> Problem description:
In the entries below, count every line with the word "list". Return only the count.

⟨

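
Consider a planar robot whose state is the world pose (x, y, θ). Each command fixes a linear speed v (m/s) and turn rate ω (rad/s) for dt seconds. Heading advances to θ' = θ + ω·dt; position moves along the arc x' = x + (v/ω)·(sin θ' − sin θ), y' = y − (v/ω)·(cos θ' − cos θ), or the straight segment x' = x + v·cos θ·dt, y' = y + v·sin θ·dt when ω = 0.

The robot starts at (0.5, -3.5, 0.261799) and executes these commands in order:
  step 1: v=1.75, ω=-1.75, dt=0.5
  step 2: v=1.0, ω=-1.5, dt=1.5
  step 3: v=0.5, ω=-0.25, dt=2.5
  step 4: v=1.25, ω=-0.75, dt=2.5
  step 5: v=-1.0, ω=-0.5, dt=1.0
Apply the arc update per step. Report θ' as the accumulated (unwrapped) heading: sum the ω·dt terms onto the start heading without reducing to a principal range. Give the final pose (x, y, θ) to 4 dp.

(-1.6307, -2.8296, -5.8632)

step 1: θ'=-0.6132 (R=-1.0000) → pose (1.3343, -3.6481, -0.6132)
step 2: θ'=-2.8632 (R=-0.6667) → pose (1.1339, -4.8343, -2.8632)
step 3: θ'=-3.4882 (R=-2.0000) → pose (-0.0952, -4.7924, -3.4882)
step 4: θ'=-5.3632 (R=-1.6667) → pose (-0.8550, -2.2151, -5.3632)
step 5: θ'=-5.8632 (R=2.0000) → pose (-1.6307, -2.8296, -5.8632)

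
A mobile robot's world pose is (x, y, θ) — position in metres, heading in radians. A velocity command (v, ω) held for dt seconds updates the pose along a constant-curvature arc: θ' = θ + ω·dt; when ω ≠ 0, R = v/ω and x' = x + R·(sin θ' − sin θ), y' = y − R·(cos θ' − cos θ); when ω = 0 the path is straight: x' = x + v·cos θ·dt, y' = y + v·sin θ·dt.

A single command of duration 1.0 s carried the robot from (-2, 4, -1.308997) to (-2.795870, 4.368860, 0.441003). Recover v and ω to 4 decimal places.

v = -1.0000, ω = 1.7500

Δθ = 0.441003 − -1.308997 = 1.750000
ω = Δθ/dt = 1.750000/1.0 = 1.7500
R = Δx/(sin θ' − sin θ) = -0.5714
v = R·ω = -0.5714·1.7500 = -1.0000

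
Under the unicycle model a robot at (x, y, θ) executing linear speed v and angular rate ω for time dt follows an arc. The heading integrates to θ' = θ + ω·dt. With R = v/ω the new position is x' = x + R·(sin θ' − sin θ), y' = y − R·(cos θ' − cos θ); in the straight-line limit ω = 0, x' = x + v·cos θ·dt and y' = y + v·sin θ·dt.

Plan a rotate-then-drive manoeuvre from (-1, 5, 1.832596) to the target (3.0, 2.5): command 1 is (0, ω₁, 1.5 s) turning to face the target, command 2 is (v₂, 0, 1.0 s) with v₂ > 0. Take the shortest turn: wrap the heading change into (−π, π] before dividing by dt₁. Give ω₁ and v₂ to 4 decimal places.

ω₁ = -1.5941, v₂ = 4.7170

heading to target = atan2(2.5−5, 3−-1) = -0.5586
Δθ = wrap(-0.5586 − 1.8326) = -2.3912; ω₁ = Δθ/dt₁ = -1.5941
distance = √((3−-1)² + (2.5−5)²) = 4.7170; v₂ = distance/dt₂ = 4.7170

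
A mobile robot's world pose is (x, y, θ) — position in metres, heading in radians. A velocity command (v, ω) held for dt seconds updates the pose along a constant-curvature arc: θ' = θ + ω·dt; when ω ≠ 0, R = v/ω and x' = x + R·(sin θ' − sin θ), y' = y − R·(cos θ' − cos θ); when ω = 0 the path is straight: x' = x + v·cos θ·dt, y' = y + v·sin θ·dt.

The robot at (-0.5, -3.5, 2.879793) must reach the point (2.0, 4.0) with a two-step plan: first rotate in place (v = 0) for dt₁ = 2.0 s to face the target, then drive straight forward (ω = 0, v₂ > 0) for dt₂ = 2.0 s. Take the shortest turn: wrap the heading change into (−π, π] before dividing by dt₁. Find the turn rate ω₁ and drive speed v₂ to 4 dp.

ω₁ = -0.8154, v₂ = 3.9528

heading to target = atan2(4−-3.5, 2−-0.5) = 1.2490
Δθ = wrap(1.2490 − 2.8798) = -1.6307; ω₁ = Δθ/dt₁ = -0.8154
distance = √((2−-0.5)² + (4−-3.5)²) = 7.9057; v₂ = distance/dt₂ = 3.9528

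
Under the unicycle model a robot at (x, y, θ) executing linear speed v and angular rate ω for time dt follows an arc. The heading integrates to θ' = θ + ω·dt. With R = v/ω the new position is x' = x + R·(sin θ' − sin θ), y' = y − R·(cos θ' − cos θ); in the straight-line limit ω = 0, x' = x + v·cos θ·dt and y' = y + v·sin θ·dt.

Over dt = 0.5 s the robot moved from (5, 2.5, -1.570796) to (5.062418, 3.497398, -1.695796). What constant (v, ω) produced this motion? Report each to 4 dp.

Δθ = -1.695796 − -1.570796 = -0.125000
ω = Δθ/dt = -0.125000/0.5 = -0.2500
R = −Δy/(cos θ' − cos θ) = 8.0000
v = R·ω = 8.0000·-0.2500 = -2.0000

v = -2.0000, ω = -0.2500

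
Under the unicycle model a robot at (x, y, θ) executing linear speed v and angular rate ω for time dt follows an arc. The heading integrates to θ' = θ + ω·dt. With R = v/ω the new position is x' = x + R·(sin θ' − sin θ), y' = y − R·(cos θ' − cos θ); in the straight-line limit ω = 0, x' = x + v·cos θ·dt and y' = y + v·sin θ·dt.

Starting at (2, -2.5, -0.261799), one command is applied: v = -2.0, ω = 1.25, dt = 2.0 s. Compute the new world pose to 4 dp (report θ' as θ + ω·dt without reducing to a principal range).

θ' = -0.2618 + 1.25·2.0 = 2.2382
R = v/ω = -2.0/1.25 = -1.6000
x' = 2 + -1.6000·(sin 2.2382 − sin -0.2618) = 0.3292
y' = -2.5 − -1.6000·(cos 2.2382 − cos -0.2618) = -5.0358

(0.3292, -5.0358, 2.2382)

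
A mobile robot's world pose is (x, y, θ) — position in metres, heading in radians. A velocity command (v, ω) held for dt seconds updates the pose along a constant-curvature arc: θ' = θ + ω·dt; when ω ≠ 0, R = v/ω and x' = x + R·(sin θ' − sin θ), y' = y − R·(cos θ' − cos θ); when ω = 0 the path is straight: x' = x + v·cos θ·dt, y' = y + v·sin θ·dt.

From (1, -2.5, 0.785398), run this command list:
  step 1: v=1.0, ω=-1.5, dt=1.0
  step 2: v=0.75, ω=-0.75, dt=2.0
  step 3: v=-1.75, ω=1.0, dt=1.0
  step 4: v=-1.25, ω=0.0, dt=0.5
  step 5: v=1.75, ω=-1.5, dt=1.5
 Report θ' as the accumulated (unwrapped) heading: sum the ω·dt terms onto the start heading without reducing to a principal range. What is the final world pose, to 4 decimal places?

step 1: θ'=-0.7146 (R=-0.6667) → pose (1.9083, -2.4678, -0.7146)
step 2: θ'=-2.2146 (R=-1.0000) → pose (2.0528, -3.8234, -2.2146)
step 3: θ'=-1.2146 (R=-1.7500) → pose (2.2933, -2.1628, -1.2146)
step 4: θ'=-1.2146 (straight) → pose (2.0753, -1.5770, -1.2146)
step 5: θ'=-3.4646 (R=-1.1667) → pose (0.6116, -3.0902, -3.4646)

(0.6116, -3.0902, -3.4646)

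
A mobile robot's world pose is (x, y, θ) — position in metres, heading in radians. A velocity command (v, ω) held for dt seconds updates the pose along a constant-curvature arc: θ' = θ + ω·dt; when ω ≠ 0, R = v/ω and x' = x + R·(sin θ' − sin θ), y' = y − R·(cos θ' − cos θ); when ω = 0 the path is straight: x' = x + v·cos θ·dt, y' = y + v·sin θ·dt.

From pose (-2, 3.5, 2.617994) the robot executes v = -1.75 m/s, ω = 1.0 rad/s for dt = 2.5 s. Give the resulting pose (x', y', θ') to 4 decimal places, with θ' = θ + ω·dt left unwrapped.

θ' = 2.6180 + 1.0·2.5 = 5.1180
R = v/ω = -1.75/1.0 = -1.7500
x' = -2 + -1.7500·(sin 5.1180 − sin 2.6180) = 0.4830
y' = 3.5 − -1.7500·(cos 5.1180 − cos 2.6180) = 5.7061

(0.4830, 5.7061, 5.1180)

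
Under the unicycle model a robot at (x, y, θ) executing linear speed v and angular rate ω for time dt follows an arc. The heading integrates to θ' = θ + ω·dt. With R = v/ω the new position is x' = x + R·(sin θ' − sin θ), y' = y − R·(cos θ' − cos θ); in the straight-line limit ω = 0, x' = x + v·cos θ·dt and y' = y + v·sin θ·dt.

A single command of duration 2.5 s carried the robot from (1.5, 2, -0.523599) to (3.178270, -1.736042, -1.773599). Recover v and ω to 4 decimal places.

Δθ = -1.773599 − -0.523599 = -1.250000
ω = Δθ/dt = -1.250000/2.5 = -0.5000
R = −Δy/(cos θ' − cos θ) = -3.5000
v = R·ω = -3.5000·-0.5000 = 1.7500

v = 1.7500, ω = -0.5000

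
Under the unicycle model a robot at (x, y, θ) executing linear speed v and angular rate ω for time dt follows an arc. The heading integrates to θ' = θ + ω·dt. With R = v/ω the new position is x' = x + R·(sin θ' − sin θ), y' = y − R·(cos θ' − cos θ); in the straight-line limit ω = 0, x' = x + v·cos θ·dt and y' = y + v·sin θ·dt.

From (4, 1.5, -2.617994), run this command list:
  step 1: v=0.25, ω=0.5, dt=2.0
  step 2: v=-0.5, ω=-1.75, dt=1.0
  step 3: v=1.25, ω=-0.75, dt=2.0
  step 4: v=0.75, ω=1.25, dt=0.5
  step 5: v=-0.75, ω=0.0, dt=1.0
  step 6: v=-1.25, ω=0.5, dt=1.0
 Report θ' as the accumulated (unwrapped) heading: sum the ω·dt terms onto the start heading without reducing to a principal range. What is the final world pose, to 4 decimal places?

step 1: θ'=-1.6180 (R=0.5000) → pose (3.7506, 1.0906, -1.6180)
step 2: θ'=-3.3680 (R=0.2857) → pose (4.1001, 1.3555, -3.3680)
step 3: θ'=-4.8680 (R=-1.6667) → pose (2.8277, 3.2380, -4.8680)
step 4: θ'=-4.2430 (R=0.6000) → pose (2.7700, 3.6023, -4.2430)
step 5: θ'=-4.2430 (straight) → pose (3.1093, 2.9335, -4.2430)
step 6: θ'=-3.7430 (R=-2.5000) → pose (3.9244, 2.0030, -3.7430)

(3.9244, 2.0030, -3.7430)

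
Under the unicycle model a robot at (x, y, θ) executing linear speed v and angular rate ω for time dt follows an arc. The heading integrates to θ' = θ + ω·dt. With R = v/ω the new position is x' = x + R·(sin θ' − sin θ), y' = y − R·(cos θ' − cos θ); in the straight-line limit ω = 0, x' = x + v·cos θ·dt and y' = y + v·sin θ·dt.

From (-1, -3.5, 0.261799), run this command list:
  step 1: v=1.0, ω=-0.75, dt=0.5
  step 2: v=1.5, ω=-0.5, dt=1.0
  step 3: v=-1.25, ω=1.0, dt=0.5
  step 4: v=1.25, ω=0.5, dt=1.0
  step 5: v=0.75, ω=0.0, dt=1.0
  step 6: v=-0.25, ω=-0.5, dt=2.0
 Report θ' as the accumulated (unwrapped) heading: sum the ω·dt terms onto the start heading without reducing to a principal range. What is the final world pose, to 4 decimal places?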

⟩

> Expected answer:
3